── PROVIDED RECORDS

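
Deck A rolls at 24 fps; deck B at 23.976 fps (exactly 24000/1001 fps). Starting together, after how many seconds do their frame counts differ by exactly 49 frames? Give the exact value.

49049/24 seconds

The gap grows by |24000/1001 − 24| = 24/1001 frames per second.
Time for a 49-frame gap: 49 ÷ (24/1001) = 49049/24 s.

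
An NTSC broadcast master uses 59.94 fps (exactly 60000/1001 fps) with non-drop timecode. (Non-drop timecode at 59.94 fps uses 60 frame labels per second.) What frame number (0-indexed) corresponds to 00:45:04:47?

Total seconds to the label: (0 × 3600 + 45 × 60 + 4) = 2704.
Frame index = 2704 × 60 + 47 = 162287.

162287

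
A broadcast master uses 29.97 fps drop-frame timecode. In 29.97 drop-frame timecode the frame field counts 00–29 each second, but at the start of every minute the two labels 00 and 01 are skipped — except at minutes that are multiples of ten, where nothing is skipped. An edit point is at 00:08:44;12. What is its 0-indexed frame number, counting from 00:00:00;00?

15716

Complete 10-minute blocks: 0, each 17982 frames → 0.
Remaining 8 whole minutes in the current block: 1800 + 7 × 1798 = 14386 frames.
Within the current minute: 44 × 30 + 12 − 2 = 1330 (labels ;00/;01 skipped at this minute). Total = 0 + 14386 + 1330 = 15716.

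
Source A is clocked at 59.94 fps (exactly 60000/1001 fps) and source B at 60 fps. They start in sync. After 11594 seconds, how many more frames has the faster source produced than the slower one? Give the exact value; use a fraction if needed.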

────

• _AIM OF THE EXERCISE_
The whole of the data is to be returned with every line intact.

• _EXPECTED ANSWER_
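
Deck A rolls at 24 fps; deck B at 23.976 fps (exactly 24000/1001 fps). Starting together, after how many seconds do their frame counts differ by exactly 49 frames? Give the exact value.

49049/24 seconds

The gap grows by |24000/1001 − 24| = 24/1001 frames per second.
Time for a 49-frame gap: 49 ÷ (24/1001) = 49049/24 s.

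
An NTSC broadcast master uses 59.94 fps (exactly 60000/1001 fps) with non-drop timecode. (Non-drop timecode at 59.94 fps uses 60 frame labels per second.) What frame number (0-indexed) corresponds to 00:45:04:47?

Total seconds to the label: (0 × 3600 + 45 × 60 + 4) = 2704.
Frame index = 2704 × 60 + 47 = 162287.

162287

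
A broadcast master uses 29.97 fps drop-frame timecode. In 29.97 drop-frame timecode the frame field counts 00–29 each second, but at the start of every minute the two labels 00 and 01 are skipped — except at minutes that are multiples of ten, where nothing is skipped. An edit point is at 00:08:44;12. What is its 0-indexed frame number, counting from 00:00:00;00?

15716

Complete 10-minute blocks: 0, each 17982 frames → 0.
Remaining 8 whole minutes in the current block: 1800 + 7 × 1798 = 14386 frames.
Within the current minute: 44 × 30 + 12 − 2 = 1330 (labels ;00/;01 skipped at this minute). Total = 0 + 14386 + 1330 = 15716.

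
Source A is clocked at 59.94 fps (exactly 60000/1001 fps) and source B at 60 fps. They start in sync. After 11594 seconds, how many more frames has the faster source produced than the slower one? Give the exact value; use a fraction if needed.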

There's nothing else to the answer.